* [EXERCISE PROMPT]:
The output is the lines below from the one with "Apply the deletion/alteration" through the one with "Markov's inequality: for", both included, printed exactly and with no other line.

* [DATASET EXTRACT]:

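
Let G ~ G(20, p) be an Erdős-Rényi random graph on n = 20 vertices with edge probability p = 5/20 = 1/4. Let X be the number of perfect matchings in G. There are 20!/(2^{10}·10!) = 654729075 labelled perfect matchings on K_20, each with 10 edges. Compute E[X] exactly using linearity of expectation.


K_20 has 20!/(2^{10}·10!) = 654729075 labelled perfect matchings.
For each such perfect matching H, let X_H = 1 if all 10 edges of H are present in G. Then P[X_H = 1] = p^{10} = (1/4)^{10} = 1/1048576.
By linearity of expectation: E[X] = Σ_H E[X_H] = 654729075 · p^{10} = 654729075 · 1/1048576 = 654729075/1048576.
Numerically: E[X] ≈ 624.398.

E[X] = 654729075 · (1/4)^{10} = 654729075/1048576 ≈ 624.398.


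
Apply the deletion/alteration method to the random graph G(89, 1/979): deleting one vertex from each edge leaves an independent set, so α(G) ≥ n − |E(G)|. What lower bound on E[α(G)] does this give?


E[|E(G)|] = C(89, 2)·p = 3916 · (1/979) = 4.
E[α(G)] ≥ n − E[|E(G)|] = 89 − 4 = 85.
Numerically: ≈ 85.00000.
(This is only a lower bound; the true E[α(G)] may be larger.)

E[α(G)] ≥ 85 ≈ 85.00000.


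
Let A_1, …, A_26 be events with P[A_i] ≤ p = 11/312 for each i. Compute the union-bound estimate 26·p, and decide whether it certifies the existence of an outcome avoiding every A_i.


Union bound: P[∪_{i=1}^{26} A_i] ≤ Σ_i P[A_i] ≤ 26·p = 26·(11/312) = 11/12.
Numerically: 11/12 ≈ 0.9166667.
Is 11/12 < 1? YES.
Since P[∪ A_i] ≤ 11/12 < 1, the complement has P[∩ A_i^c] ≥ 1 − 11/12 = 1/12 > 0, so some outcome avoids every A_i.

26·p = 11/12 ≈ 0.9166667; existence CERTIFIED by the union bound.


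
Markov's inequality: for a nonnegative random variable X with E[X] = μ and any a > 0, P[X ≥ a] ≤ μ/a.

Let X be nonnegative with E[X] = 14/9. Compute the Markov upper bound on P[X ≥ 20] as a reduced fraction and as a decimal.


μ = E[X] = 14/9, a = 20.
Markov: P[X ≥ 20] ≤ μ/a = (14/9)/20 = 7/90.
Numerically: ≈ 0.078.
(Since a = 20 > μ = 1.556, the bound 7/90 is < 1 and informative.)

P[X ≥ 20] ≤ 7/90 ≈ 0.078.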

* * *

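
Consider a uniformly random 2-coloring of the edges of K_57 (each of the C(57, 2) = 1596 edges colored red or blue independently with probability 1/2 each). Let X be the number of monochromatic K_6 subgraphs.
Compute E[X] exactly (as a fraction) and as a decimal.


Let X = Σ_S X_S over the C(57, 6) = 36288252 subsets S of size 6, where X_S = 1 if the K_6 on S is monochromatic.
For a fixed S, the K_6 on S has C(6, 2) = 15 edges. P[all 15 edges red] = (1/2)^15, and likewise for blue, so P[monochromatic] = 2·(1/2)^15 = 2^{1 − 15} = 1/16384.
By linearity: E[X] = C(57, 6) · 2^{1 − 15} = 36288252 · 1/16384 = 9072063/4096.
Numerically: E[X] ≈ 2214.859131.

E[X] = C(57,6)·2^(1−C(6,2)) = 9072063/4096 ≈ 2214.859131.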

* * *

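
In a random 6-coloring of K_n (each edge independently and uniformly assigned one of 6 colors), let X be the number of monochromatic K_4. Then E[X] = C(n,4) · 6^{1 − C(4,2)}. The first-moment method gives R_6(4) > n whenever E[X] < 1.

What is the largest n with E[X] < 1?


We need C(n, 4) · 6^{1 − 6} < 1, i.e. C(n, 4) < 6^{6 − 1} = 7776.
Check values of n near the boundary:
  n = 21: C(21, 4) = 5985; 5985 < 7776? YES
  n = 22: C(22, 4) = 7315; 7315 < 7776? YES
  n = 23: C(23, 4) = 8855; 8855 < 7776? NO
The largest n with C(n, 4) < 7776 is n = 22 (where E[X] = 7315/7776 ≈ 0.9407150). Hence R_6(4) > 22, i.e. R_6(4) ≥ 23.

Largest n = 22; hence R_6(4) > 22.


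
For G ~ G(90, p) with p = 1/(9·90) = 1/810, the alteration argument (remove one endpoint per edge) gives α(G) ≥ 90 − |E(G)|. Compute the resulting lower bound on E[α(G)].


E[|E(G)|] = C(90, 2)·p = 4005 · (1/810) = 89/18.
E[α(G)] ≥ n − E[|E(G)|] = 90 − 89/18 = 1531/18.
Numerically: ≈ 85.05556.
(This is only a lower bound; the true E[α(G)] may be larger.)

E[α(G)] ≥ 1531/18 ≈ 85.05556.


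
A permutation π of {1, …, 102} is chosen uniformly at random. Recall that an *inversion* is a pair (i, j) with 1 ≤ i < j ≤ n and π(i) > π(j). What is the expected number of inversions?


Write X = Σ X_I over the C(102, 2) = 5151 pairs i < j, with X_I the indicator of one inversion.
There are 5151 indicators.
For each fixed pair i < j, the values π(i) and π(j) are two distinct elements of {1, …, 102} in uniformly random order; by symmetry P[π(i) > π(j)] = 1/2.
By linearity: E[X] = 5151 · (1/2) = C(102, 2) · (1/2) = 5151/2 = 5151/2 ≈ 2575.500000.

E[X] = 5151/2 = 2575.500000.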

* [REPLY]:
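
Apply the deletion/alteration method to the random graph G(89, 1/979): deleting one vertex from each edge leaves an independent set, so α(G) ≥ n − |E(G)|. What lower bound on E[α(G)] does this give?


E[|E(G)|] = C(89, 2)·p = 3916 · (1/979) = 4.
E[α(G)] ≥ n − E[|E(G)|] = 89 − 4 = 85.
Numerically: ≈ 85.00000.
(This is only a lower bound; the true E[α(G)] may be larger.)

E[α(G)] ≥ 85 ≈ 85.00000.


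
Let A_1, …, A_26 be events with P[A_i] ≤ p = 11/312 for each i. Compute the union-bound estimate 26·p, and decide whether it certifies the existence of an outcome avoiding every A_i.


Union bound: P[∪_{i=1}^{26} A_i] ≤ Σ_i P[A_i] ≤ 26·p = 26·(11/312) = 11/12.
Numerically: 11/12 ≈ 0.9166667.
Is 11/12 < 1? YES.
Since P[∪ A_i] ≤ 11/12 < 1, the complement has P[∩ A_i^c] ≥ 1 − 11/12 = 1/12 > 0, so some outcome avoids every A_i.

26·p = 11/12 ≈ 0.9166667; existence CERTIFIED by the union bound.


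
Markov's inequality: for a nonnegative random variable X with E[X] = μ and any a > 0, P[X ≥ a] ≤ μ/a.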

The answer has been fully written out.